**** Entries supplied

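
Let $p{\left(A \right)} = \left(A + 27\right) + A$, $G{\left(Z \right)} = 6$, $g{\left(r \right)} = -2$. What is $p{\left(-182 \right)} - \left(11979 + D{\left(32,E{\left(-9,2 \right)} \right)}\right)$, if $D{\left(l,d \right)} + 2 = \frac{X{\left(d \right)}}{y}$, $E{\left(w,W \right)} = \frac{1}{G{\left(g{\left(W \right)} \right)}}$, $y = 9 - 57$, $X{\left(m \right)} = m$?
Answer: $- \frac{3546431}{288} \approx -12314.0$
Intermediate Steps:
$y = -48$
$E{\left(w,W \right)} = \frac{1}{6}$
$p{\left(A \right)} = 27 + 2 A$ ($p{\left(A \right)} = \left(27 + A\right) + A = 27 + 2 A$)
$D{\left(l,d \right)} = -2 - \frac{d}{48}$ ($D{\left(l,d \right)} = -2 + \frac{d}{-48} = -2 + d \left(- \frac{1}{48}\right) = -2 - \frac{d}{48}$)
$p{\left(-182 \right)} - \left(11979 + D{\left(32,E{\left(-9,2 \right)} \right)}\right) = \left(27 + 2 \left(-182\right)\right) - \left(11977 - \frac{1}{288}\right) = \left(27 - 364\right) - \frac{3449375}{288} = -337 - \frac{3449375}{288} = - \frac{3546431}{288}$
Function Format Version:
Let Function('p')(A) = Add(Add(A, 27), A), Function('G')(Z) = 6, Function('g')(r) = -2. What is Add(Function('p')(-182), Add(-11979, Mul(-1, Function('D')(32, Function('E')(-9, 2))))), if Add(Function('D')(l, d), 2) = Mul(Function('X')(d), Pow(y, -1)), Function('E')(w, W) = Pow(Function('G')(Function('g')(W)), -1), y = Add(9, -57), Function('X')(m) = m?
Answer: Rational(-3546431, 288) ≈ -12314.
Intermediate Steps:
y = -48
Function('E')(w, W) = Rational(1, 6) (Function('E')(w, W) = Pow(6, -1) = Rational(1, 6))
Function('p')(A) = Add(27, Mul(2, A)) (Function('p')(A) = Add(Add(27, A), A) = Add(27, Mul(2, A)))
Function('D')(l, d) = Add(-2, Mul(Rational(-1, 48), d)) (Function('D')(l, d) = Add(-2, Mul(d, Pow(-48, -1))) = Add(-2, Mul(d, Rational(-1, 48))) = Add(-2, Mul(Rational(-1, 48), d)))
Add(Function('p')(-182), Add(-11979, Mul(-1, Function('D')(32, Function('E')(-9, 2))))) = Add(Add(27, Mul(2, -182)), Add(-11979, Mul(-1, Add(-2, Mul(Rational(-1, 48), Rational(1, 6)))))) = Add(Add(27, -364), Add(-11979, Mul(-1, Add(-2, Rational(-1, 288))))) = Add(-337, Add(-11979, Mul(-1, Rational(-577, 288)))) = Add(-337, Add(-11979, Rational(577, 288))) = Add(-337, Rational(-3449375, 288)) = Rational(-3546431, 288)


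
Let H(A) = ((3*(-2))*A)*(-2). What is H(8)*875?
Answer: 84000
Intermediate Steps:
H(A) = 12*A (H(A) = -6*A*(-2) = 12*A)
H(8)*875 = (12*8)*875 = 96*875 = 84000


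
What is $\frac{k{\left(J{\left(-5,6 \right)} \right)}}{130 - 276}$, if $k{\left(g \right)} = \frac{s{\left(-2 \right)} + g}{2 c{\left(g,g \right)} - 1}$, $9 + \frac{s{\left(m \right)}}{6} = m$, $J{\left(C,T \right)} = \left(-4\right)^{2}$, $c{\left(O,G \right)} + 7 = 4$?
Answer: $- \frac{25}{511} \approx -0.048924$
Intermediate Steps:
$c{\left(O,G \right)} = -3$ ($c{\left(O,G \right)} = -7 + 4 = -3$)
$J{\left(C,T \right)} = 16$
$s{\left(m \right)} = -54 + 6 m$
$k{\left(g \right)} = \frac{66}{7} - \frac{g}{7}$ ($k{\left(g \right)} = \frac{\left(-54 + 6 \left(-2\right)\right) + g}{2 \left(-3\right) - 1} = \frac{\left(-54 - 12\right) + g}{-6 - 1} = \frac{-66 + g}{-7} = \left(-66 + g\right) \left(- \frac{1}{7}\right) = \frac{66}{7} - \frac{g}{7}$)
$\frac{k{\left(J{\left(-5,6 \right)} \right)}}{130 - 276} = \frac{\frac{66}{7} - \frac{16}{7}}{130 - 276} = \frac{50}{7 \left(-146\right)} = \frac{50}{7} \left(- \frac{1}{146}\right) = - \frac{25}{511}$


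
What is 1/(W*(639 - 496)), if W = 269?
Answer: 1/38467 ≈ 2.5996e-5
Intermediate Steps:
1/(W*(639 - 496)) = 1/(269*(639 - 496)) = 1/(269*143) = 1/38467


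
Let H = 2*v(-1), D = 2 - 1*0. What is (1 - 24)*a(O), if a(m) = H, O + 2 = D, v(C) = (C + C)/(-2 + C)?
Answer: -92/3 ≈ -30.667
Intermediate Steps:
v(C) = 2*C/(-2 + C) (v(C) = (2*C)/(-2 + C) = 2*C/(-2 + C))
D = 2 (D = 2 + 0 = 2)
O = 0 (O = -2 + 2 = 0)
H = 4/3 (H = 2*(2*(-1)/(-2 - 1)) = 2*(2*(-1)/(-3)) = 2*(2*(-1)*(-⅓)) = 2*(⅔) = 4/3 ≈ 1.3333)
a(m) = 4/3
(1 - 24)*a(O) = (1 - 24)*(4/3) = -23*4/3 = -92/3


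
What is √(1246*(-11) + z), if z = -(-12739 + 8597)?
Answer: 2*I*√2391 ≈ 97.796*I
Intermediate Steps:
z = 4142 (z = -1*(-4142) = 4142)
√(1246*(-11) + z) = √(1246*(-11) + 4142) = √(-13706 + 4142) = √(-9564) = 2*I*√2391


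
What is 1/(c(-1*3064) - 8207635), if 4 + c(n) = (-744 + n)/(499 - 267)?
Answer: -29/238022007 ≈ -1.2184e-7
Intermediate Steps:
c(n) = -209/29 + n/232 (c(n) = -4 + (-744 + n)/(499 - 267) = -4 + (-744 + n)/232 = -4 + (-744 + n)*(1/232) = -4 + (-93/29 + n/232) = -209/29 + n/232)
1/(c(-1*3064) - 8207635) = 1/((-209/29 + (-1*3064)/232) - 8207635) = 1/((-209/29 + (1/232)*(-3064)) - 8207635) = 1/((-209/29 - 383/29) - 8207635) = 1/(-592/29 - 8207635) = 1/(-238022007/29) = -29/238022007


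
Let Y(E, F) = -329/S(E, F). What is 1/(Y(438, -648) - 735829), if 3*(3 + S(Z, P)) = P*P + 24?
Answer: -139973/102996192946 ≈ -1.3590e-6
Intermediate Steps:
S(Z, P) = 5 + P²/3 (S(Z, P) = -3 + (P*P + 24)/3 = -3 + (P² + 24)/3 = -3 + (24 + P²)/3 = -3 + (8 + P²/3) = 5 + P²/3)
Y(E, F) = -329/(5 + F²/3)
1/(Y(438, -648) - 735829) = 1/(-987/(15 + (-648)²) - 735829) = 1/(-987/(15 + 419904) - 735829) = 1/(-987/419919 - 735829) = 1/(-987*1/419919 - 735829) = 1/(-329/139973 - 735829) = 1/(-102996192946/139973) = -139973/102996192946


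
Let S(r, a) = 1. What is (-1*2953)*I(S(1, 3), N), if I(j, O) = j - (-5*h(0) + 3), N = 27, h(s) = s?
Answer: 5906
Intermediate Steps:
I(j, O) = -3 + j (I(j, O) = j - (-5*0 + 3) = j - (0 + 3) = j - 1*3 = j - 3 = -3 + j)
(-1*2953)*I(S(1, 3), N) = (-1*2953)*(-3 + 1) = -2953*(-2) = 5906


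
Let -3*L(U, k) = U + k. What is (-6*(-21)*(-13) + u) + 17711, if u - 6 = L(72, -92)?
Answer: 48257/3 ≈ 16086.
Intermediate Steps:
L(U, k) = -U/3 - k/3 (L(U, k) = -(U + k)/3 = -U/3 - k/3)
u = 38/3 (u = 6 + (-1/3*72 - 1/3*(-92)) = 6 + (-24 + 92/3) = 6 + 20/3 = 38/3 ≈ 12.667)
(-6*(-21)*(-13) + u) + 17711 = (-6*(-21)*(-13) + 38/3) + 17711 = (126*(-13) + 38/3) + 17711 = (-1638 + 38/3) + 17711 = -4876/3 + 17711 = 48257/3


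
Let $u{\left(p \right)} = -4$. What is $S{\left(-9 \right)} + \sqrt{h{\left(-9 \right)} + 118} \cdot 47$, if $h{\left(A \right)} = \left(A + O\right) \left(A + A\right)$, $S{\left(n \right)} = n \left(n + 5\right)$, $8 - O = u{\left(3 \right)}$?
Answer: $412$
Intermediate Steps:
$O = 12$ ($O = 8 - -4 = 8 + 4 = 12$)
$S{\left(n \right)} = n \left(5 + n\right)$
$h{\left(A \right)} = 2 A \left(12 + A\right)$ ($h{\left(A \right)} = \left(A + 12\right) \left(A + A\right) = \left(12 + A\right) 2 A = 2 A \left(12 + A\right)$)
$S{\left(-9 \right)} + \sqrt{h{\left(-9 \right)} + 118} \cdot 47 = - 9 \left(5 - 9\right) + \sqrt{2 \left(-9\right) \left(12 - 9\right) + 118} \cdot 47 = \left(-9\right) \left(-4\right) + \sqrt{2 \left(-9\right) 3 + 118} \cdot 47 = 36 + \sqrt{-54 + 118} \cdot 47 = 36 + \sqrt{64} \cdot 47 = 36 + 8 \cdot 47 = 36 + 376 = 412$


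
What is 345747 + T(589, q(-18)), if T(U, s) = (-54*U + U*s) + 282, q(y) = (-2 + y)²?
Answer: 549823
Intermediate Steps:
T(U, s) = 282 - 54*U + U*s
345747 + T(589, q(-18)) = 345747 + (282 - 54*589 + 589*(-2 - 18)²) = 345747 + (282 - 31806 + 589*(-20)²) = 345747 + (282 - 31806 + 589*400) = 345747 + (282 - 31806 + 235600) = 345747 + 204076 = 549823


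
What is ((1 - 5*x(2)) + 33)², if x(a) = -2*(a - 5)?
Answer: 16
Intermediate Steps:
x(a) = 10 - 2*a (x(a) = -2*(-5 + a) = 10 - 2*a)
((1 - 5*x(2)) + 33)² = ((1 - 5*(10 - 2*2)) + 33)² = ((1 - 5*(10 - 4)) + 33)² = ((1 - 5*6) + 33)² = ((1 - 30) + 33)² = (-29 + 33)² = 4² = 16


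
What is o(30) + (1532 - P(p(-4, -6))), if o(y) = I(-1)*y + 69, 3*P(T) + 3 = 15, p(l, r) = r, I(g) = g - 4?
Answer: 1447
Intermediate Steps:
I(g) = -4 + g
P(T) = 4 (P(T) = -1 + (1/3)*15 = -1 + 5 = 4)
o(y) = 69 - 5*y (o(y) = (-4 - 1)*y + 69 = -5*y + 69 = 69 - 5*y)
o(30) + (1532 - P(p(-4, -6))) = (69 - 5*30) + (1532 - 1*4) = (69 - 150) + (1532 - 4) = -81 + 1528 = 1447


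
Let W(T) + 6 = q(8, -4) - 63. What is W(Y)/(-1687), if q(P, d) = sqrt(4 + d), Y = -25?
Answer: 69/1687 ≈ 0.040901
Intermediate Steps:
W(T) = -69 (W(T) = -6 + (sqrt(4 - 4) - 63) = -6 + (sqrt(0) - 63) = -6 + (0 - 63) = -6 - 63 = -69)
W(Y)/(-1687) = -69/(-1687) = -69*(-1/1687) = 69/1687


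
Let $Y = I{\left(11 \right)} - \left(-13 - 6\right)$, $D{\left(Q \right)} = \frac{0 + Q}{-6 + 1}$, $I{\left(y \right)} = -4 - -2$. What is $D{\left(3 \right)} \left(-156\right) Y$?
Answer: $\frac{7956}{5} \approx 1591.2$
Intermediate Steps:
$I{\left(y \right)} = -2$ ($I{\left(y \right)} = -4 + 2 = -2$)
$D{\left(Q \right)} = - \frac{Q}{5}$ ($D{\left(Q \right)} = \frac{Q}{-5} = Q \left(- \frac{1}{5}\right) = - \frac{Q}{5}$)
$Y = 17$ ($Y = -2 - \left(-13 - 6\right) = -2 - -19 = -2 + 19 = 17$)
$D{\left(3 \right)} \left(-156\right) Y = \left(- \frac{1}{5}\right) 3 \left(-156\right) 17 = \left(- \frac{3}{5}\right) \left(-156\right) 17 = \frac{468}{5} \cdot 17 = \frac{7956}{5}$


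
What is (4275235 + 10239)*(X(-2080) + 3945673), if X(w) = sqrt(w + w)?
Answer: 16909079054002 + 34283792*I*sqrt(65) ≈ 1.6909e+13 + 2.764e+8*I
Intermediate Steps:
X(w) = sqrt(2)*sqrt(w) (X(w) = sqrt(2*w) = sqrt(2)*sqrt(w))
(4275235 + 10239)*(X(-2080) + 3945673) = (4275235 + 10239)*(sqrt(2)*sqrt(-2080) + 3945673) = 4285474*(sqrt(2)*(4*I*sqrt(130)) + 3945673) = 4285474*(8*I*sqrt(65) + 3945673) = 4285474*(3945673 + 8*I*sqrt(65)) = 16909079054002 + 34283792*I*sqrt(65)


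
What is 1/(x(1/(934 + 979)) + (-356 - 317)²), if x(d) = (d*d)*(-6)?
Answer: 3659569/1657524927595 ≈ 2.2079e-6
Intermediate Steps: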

********

Task requirements: Output all lines from the beginning of the data up to the line holding "Answer: Rational(-3546431, 288) ≈ -12314.", that line included, exactly as written.

Result of the task:
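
Let $p{\left(A \right)} = \left(A + 27\right) + A$, $G{\left(Z \right)} = 6$, $g{\left(r \right)} = -2$. What is $p{\left(-182 \right)} - \left(11979 + D{\left(32,E{\left(-9,2 \right)} \right)}\right)$, if $D{\left(l,d \right)} + 2 = \frac{X{\left(d \right)}}{y}$, $E{\left(w,W \right)} = \frac{1}{G{\left(g{\left(W \right)} \right)}}$, $y = 9 - 57$, $X{\left(m \right)} = m$?
Answer: $- \frac{3546431}{288} \approx -12314.0$
Intermediate Steps:
$y = -48$
$E{\left(w,W \right)} = \frac{1}{6}$
$p{\left(A \right)} = 27 + 2 A$ ($p{\left(A \right)} = \left(27 + A\right) + A = 27 + 2 A$)
$D{\left(l,d \right)} = -2 - \frac{d}{48}$ ($D{\left(l,d \right)} = -2 + \frac{d}{-48} = -2 + d \left(- \frac{1}{48}\right) = -2 - \frac{d}{48}$)
$p{\left(-182 \right)} - \left(11979 + D{\left(32,E{\left(-9,2 \right)} \right)}\right) = \left(27 + 2 \left(-182\right)\right) - \left(11977 - \frac{1}{288}\right) = \left(27 - 364\right) - \frac{3449375}{288} = -337 - \frac{3449375}{288} = - \frac{3546431}{288}$
Function Format Version:
Let Function('p')(A) = Add(Add(A, 27), A), Function('G')(Z) = 6, Function('g')(r) = -2. What is Add(Function('p')(-182), Add(-11979, Mul(-1, Function('D')(32, Function('E')(-9, 2))))), if Add(Function('D')(l, d), 2) = Mul(Function('X')(d), Pow(y, -1)), Function('E')(w, W) = Pow(Function('G')(Function('g')(W)), -1), y = Add(9, -57), Function('X')(m) = m?
Answer: Rational(-3546431, 288) ≈ -12314.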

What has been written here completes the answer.